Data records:
^^^^^^^^
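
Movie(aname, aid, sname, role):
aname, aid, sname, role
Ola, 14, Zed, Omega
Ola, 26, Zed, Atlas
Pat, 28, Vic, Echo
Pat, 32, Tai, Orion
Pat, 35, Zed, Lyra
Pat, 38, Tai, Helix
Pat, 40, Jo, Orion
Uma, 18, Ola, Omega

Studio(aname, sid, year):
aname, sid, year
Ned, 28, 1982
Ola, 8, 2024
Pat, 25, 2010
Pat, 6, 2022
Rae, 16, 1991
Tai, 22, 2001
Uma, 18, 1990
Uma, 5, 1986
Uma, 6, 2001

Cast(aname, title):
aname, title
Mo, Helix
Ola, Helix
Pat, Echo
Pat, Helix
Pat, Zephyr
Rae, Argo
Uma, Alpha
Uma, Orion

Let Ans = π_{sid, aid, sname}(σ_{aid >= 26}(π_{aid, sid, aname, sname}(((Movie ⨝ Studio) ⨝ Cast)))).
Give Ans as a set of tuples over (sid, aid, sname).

{(25, 28, Vic), (25, 32, Tai), (25, 35, Zed), (25, 38, Tai), (25, 40, Jo), (6, 28, Vic), (6, 32, Tai), (6, 35, Zed), (6, 38, Tai), (6, 40, Jo), (8, 26, Zed)}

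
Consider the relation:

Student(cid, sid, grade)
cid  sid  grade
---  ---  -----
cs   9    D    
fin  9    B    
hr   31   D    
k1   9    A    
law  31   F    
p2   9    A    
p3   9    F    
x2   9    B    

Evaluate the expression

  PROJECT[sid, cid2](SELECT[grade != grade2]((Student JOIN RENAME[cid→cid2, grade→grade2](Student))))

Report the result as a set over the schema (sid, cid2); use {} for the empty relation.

ρ[cid→cid2, grade→grade2]: schema becomes (cid2, sid, grade2); tuples unchanged.
Student ⋈ RENAME[cid→cid2, grade→grade2](Student) (natural join on sid): {(cs, 9, D, cs, D), (cs, 9, D, fin, B), (cs, 9, D, k1, A), (cs, 9, D, p2, A), (cs, 9, D, p3, F), (cs, 9, D, x2, B), (fin, 9, B, cs, D), (fin, 9, B, fin, B), (fin, 9, B, k1, A), (fin, 9, B, p2, A), (fin, 9, B, p3, F), (fin, 9, B, x2, B), (hr, 31, D, hr, D), (hr, 31, D, law, F), (k1, 9, A, cs, D), (k1, 9, A, fin, B), (k1, 9, A, k1, A), (k1, 9, A, p2, A), (k1, 9, A, p3, F), (k1, 9, A, x2, B), (law, 31, F, hr, D), (law, 31, F, law, F), (p2, 9, A, cs, D), (p2, 9, A, fin, B), (p2, 9, A, k1, A), (p2, 9, A, p2, A), (p2, 9, A, p3, F), (p2, 9, A, x2, B), (p3, 9, F, cs, D), (p3, 9, F, fin, B), (p3, 9, F, k1, A), (p3, 9, F, p2, A), (p3, 9, F, p3, F), (p3, 9, F, x2, B), (x2, 9, B, cs, D), (x2, 9, B, fin, B), (x2, 9, B, k1, A), (x2, 9, B, p2, A), (x2, 9, B, p3, F), (x2, 9, B, x2, B)}
Filtering on grade != grade2 leaves {(cs, 9, D, fin, B), (cs, 9, D, k1, A), (cs, 9, D, p2, A), (cs, 9, D, p3, F), (cs, 9, D, x2, B), (fin, 9, B, cs, D), (fin, 9, B, k1, A), (fin, 9, B, p2, A), (fin, 9, B, p3, F), (hr, 31, D, law, F), (k1, 9, A, cs, D), (k1, 9, A, fin, B), (k1, 9, A, p3, F), (k1, 9, A, x2, B), (law, 31, F, hr, D), (p2, 9, A, cs, D), (p2, 9, A, fin, B), (p2, 9, A, p3, F), (p2, 9, A, x2, B), (p3, 9, F, cs, D), (p3, 9, F, fin, B), (p3, 9, F, k1, A), (p3, 9, F, p2, A), (p3, 9, F, x2, B), (x2, 9, B, cs, D), (x2, 9, B, k1, A), (x2, 9, B, p2, A), (x2, 9, B, p3, F)}.
π_{sid, cid2} gives {(31, hr), (31, law), (9, cs), (9, fin), (9, k1), (9, p2), (9, p3), (9, x2)} (20 duplicate(s) eliminated).

{(31, hr), (31, law), (9, cs), (9, fin), (9, k1), (9, p2), (9, p3), (9, x2)}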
^^^^^^^^
_Exercise description_. An exact written copy of every entry is the required answer.

_Response to this exercise_.
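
Movie(aname, aid, sname, role):
aname, aid, sname, role
Ola, 14, Zed, Omega
Ola, 26, Zed, Atlas
Pat, 28, Vic, Echo
Pat, 32, Tai, Orion
Pat, 35, Zed, Lyra
Pat, 38, Tai, Helix
Pat, 40, Jo, Orion
Uma, 18, Ola, Omega

Studio(aname, sid, year):
aname, sid, year
Ned, 28, 1982
Ola, 8, 2024
Pat, 25, 2010
Pat, 6, 2022
Rae, 16, 1991
Tai, 22, 2001
Uma, 18, 1990
Uma, 5, 1986
Uma, 6, 2001

Cast(aname, title):
aname, title
Mo, Helix
Ola, Helix
Pat, Echo
Pat, Helix
Pat, Zephyr
Rae, Argo
Uma, Alpha
Uma, Orion

Let Ans = π_{sid, aid, sname}(σ_{aid >= 26}(π_{aid, sid, aname, sname}(((Movie ⨝ Studio) ⨝ Cast)))).
Give Ans as a set of tuples over (sid, aid, sname).

{(25, 28, Vic), (25, 32, Tai), (25, 35, Zed), (25, 38, Tai), (25, 40, Jo), (6, 28, Vic), (6, 32, Tai), (6, 35, Zed), (6, 38, Tai), (6, 40, Jo), (8, 26, Zed)}

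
Consider the relation:

Student(cid, sid, grade)
cid  sid  grade
---  ---  -----
cs   9    D    
fin  9    B    
hr   31   D    
k1   9    A    
law  31   F    
p2   9    A    
p3   9    F    
x2   9    B    

Evaluate the expression

  PROJECT[sid, cid2](SELECT[grade != grade2]((Student JOIN RENAME[cid→cid2, grade→grade2](Student))))

Report the result as a set over the schema (sid, cid2); use {} for the empty relation.

ρ[cid→cid2, grade→grade2]: schema becomes (cid2, sid, grade2); tuples unchanged.
Student ⋈ RENAME[cid→cid2, grade→grade2](Student) (natural join on sid): {(cs, 9, D, cs, D), (cs, 9, D, fin, B), (cs, 9, D, k1, A), (cs, 9, D, p2, A), (cs, 9, D, p3, F), (cs, 9, D, x2, B), (fin, 9, B, cs, D), (fin, 9, B, fin, B), (fin, 9, B, k1, A), (fin, 9, B, p2, A), (fin, 9, B, p3, F), (fin, 9, B, x2, B), (hr, 31, D, hr, D), (hr, 31, D, law, F), (k1, 9, A, cs, D), (k1, 9, A, fin, B), (k1, 9, A, k1, A), (k1, 9, A, p2, A), (k1, 9, A, p3, F), (k1, 9, A, x2, B), (law, 31, F, hr, D), (law, 31, F, law, F), (p2, 9, A, cs, D), (p2, 9, A, fin, B), (p2, 9, A, k1, A), (p2, 9, A, p2, A), (p2, 9, A, p3, F), (p2, 9, A, x2, B), (p3, 9, F, cs, D), (p3, 9, F, fin, B), (p3, 9, F, k1, A), (p3, 9, F, p2, A), (p3, 9, F, p3, F), (p3, 9, F, x2, B), (x2, 9, B, cs, D), (x2, 9, B, fin, B), (x2, 9, B, k1, A), (x2, 9, B, p2, A), (x2, 9, B, p3, F), (x2, 9, B, x2, B)}
Filtering on grade != grade2 leaves {(cs, 9, D, fin, B), (cs, 9, D, k1, A), (cs, 9, D, p2, A), (cs, 9, D, p3, F), (cs, 9, D, x2, B), (fin, 9, B, cs, D), (fin, 9, B, k1, A), (fin, 9, B, p2, A), (fin, 9, B, p3, F), (hr, 31, D, law, F), (k1, 9, A, cs, D), (k1, 9, A, fin, B), (k1, 9, A, p3, F), (k1, 9, A, x2, B), (law, 31, F, hr, D), (p2, 9, A, cs, D), (p2, 9, A, fin, B), (p2, 9, A, p3, F), (p2, 9, A, x2, B), (p3, 9, F, cs, D), (p3, 9, F, fin, B), (p3, 9, F, k1, A), (p3, 9, F, p2, A), (p3, 9, F, x2, B), (x2, 9, B, cs, D), (x2, 9, B, k1, A), (x2, 9, B, p2, A), (x2, 9, B, p3, F)}.
π_{sid, cid2} gives {(31, hr), (31, law), (9, cs), (9, fin), (9, k1), (9, p2), (9, p3), (9, x2)} (20 duplicate(s) eliminated).

{(31, hr), (31, law), (9, cs), (9, fin), (9, k1), (9, p2), (9, p3), (9, x2)}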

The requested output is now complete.